Type out every line of the data again, exactly.

Data to use START

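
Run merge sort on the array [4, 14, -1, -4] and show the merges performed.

Divide and conquer:
  Merge [4] + [14] -> [4, 14]
  Merge [-1] + [-4] -> [-4, -1]
  Merge [4, 14] + [-4, -1] -> [-4, -1, 4, 14]


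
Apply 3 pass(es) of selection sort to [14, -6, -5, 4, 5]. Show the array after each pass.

Pass 1: Select minimum -6 at index 1, swap -> [-6, 14, -5, 4, 5]
Pass 2: Select minimum -5 at index 2, swap -> [-6, -5, 14, 4, 5]
Pass 3: Select minimum 4 at index 3, swap -> [-6, -5, 4, 14, 5]


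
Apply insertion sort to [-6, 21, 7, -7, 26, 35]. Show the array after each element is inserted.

First element -6 is already 'sorted'
Insert 21: shifted 0 elements -> [-6, 21, 7, -7, 26, 35]
Insert 7: shifted 1 elements -> [-6, 7, 21, -7, 26, 35]
Insert -7: shifted 3 elements -> [-7, -6, 7, 21, 26, 35]
Insert 26: shifted 0 elements -> [-7, -6, 7, 21, 26, 35]
Insert 35: shifted 0 elements -> [-7, -6, 7, 21, 26, 35]


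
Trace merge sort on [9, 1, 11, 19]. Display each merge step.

Divide and conquer:
  Merge [9] + [1] -> [1, 9]
  Merge [11] + [19] -> [11, 19]
  Merge [1, 9] + [11, 19] -> [1, 9, 11, 19]


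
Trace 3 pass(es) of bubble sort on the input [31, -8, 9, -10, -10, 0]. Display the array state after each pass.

After pass 1: [-8, 9, -10, -10, 0, 31] (5 swaps)
After pass 2: [-8, -10, -10, 0, 9, 31] (3 swaps)
After pass 3: [-10, -10, -8, 0, 9, 31] (2 swaps)
Total swaps: 10


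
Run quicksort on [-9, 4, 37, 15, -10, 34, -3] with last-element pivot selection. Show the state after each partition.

Partition 1: pivot=-3 at index 2 -> [-9, -10, -3, 15, 4, 34, 37]
Partition 2: pivot=-10 at index 0 -> [-10, -9, -3, 15, 4, 34, 37]
Partition 3: pivot=37 at index 6 -> [-10, -9, -3, 15, 4, 34, 37]
Partition 4: pivot=34 at index 5 -> [-10, -9, -3, 15, 4, 34, 37]
Partition 5: pivot=4 at index 3 -> [-10, -9, -3, 4, 15, 34, 37]


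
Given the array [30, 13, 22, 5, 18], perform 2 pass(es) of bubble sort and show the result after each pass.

After pass 1: [13, 22, 5, 18, 30] (4 swaps)
After pass 2: [13, 5, 18, 22, 30] (2 swaps)
Total swaps: 6


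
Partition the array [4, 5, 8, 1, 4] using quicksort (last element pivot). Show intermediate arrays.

Partition 1: pivot=4 at index 2 -> [4, 1, 4, 5, 8]
Partition 2: pivot=1 at index 0 -> [1, 4, 4, 5, 8]
Partition 3: pivot=8 at index 4 -> [1, 4, 4, 5, 8]


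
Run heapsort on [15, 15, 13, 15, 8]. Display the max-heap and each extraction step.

Build heap: [15, 15, 13, 15, 8]
Extract 15: [15, 15, 13, 8, 15]
Extract 15: [15, 8, 13, 15, 15]
Extract 15: [13, 8, 15, 15, 15]
Extract 13: [8, 13, 15, 15, 15]


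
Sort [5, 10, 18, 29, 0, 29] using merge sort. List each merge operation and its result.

Divide and conquer:
  Merge [10] + [18] -> [10, 18]
  Merge [5] + [10, 18] -> [5, 10, 18]
  Merge [0] + [29] -> [0, 29]
  Merge [29] + [0, 29] -> [0, 29, 29]
  Merge [5, 10, 18] + [0, 29, 29] -> [0, 5, 10, 18, 29, 29]


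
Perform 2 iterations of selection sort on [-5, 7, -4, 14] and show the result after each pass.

Pass 1: Select minimum -5 at index 0, swap -> [-5, 7, -4, 14]
Pass 2: Select minimum -4 at index 2, swap -> [-5, -4, 7, 14]


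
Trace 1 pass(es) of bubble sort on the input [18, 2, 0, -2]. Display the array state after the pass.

After pass 1: [2, 0, -2, 18] (3 swaps)
Total swaps: 3


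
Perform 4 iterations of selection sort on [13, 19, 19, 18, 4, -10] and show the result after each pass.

Pass 1: Select minimum -10 at index 5, swap -> [-10, 19, 19, 18, 4, 13]
Pass 2: Select minimum 4 at index 4, swap -> [-10, 4, 19, 18, 19, 13]
Pass 3: Select minimum 13 at index 5, swap -> [-10, 4, 13, 18, 19, 19]
Pass 4: Select minimum 18 at index 3, swap -> [-10, 4, 13, 18, 19, 19]


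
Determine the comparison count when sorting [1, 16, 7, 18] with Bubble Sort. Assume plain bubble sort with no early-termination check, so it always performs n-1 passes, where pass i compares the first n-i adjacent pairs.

Pass 1: compare adjacent pairs (0,1)..(2,3) = 3 comparison(s), 1 swap(s) -> [1, 7, 16, 18]
Pass 2: compare adjacent pairs (0,1)..(1,2) = 2 comparison(s), 0 swap(s) -> [1, 7, 16, 18]
Pass 3: compare adjacent pairs (0,1)..(0,1) = 1 comparison(s), 0 swap(s) -> [1, 7, 16, 18]
Total comparisons: 3 + 2 + 1 = 6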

Data to use END

#### Output below:
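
Run merge sort on the array [4, 14, -1, -4] and show the merges performed.

Divide and conquer:
  Merge [4] + [14] -> [4, 14]
  Merge [-1] + [-4] -> [-4, -1]
  Merge [4, 14] + [-4, -1] -> [-4, -1, 4, 14]


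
Apply 3 pass(es) of selection sort to [14, -6, -5, 4, 5]. Show the array after each pass.

Pass 1: Select minimum -6 at index 1, swap -> [-6, 14, -5, 4, 5]
Pass 2: Select minimum -5 at index 2, swap -> [-6, -5, 14, 4, 5]
Pass 3: Select minimum 4 at index 3, swap -> [-6, -5, 4, 14, 5]


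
Apply insertion sort to [-6, 21, 7, -7, 26, 35]. Show the array after each element is inserted.

First element -6 is already 'sorted'
Insert 21: shifted 0 elements -> [-6, 21, 7, -7, 26, 35]
Insert 7: shifted 1 elements -> [-6, 7, 21, -7, 26, 35]
Insert -7: shifted 3 elements -> [-7, -6, 7, 21, 26, 35]
Insert 26: shifted 0 elements -> [-7, -6, 7, 21, 26, 35]
Insert 35: shifted 0 elements -> [-7, -6, 7, 21, 26, 35]


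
Trace merge sort on [9, 1, 11, 19]. Display each merge step.

Divide and conquer:
  Merge [9] + [1] -> [1, 9]
  Merge [11] + [19] -> [11, 19]
  Merge [1, 9] + [11, 19] -> [1, 9, 11, 19]


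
Trace 3 pass(es) of bubble sort on the input [31, -8, 9, -10, -10, 0]. Display the array state after each pass.

After pass 1: [-8, 9, -10, -10, 0, 31] (5 swaps)
After pass 2: [-8, -10, -10, 0, 9, 31] (3 swaps)
After pass 3: [-10, -10, -8, 0, 9, 31] (2 swaps)
Total swaps: 10


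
Run quicksort on [-9, 4, 37, 15, -10, 34, -3] with last-element pivot selection. Show the state after each partition.

Partition 1: pivot=-3 at index 2 -> [-9, -10, -3, 15, 4, 34, 37]
Partition 2: pivot=-10 at index 0 -> [-10, -9, -3, 15, 4, 34, 37]
Partition 3: pivot=37 at index 6 -> [-10, -9, -3, 15, 4, 34, 37]
Partition 4: pivot=34 at index 5 -> [-10, -9, -3, 15, 4, 34, 37]
Partition 5: pivot=4 at index 3 -> [-10, -9, -3, 4, 15, 34, 37]


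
Given the array [30, 13, 22, 5, 18], perform 2 pass(es) of bubble sort and show the result after each pass.

After pass 1: [13, 22, 5, 18, 30] (4 swaps)
After pass 2: [13, 5, 18, 22, 30] (2 swaps)
Total swaps: 6


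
Partition the array [4, 5, 8, 1, 4] using quicksort (last element pivot). Show intermediate arrays.

Partition 1: pivot=4 at index 2 -> [4, 1, 4, 5, 8]
Partition 2: pivot=1 at index 0 -> [1, 4, 4, 5, 8]
Partition 3: pivot=8 at index 4 -> [1, 4, 4, 5, 8]


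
Run heapsort on [15, 15, 13, 15, 8]. Display the max-heap and each extraction step.

Build heap: [15, 15, 13, 15, 8]
Extract 15: [15, 15, 13, 8, 15]
Extract 15: [15, 8, 13, 15, 15]
Extract 15: [13, 8, 15, 15, 15]
Extract 13: [8, 13, 15, 15, 15]


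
Sort [5, 10, 18, 29, 0, 29] using merge sort. List each merge operation and its result.

Divide and conquer:
  Merge [10] + [18] -> [10, 18]
  Merge [5] + [10, 18] -> [5, 10, 18]
  Merge [0] + [29] -> [0, 29]
  Merge [29] + [0, 29] -> [0, 29, 29]
  Merge [5, 10, 18] + [0, 29, 29] -> [0, 5, 10, 18, 29, 29]


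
Perform 2 iterations of selection sort on [-5, 7, -4, 14] and show the result after each pass.

Pass 1: Select minimum -5 at index 0, swap -> [-5, 7, -4, 14]
Pass 2: Select minimum -4 at index 2, swap -> [-5, -4, 7, 14]


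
Trace 1 pass(es) of bubble sort on the input [18, 2, 0, -2]. Display the array state after the pass.

After pass 1: [2, 0, -2, 18] (3 swaps)
Total swaps: 3


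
Perform 4 iterations of selection sort on [13, 19, 19, 18, 4, -10] and show the result after each pass.

Pass 1: Select minimum -10 at index 5, swap -> [-10, 19, 19, 18, 4, 13]
Pass 2: Select minimum 4 at index 4, swap -> [-10, 4, 19, 18, 19, 13]
Pass 3: Select minimum 13 at index 5, swap -> [-10, 4, 13, 18, 19, 19]
Pass 4: Select minimum 18 at index 3, swap -> [-10, 4, 13, 18, 19, 19]


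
Determine the comparison count when sorting [1, 16, 7, 18] with Bubble Sort. Assume plain bubble sort with no early-termination check, so it always performs n-1 passes, where pass i compares the first n-i adjacent pairs.

Pass 1: compare adjacent pairs (0,1)..(2,3) = 3 comparison(s), 1 swap(s) -> [1, 7, 16, 18]
Pass 2: compare adjacent pairs (0,1)..(1,2) = 2 comparison(s), 0 swap(s) -> [1, 7, 16, 18]
Pass 3: compare adjacent pairs (0,1)..(0,1) = 1 comparison(s), 0 swap(s) -> [1, 7, 16, 18]
Total comparisons: 3 + 2 + 1 = 6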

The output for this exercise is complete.